__Input material__:
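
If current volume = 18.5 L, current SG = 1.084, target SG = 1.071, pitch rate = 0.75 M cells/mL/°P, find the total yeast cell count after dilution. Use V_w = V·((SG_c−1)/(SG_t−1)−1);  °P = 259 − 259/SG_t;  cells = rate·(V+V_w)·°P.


V_w = 18.5·((1.084−1)/(1.071−1)−1) = 3.3873
V_final = 18.5 + 3.3873 = 21.8873
°P = 259 − 259/1.071 = 17.1699
cells = 0.75·21.8873·17.1699

281.8529 billion cells


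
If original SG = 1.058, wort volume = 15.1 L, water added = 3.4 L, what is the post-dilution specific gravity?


SG_new = 1 + (SG_old − 1)·V_old/(V_old + V_water)
pts = (1.058 − 1)·1000·15.1/(15.1 + 3.4) = 47.3405
SG_new = 1 + 47.3405/1000

1.0473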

__Task details__: Retype the entries word for word.

__Result of this exercise__:
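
If current volume = 18.5 L, current SG = 1.084, target SG = 1.071, pitch rate = 0.75 M cells/mL/°P, find the total yeast cell count after dilution. Use V_w = V·((SG_c−1)/(SG_t−1)−1);  °P = 259 − 259/SG_t;  cells = rate·(V+V_w)·°P.


V_w = 18.5·((1.084−1)/(1.071−1)−1) = 3.3873
V_final = 18.5 + 3.3873 = 21.8873
°P = 259 − 259/1.071 = 17.1699
cells = 0.75·21.8873·17.1699

281.8529 billion cells


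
If original SG = 1.058, wort volume = 15.1 L, water added = 3.4 L, what is the post-dilution specific gravity?


SG_new = 1 + (SG_old − 1)·V_old/(V_old + V_water)
pts = (1.058 − 1)·1000·15.1/(15.1 + 3.4) = 47.3405
SG_new = 1 + 47.3405/1000

1.0473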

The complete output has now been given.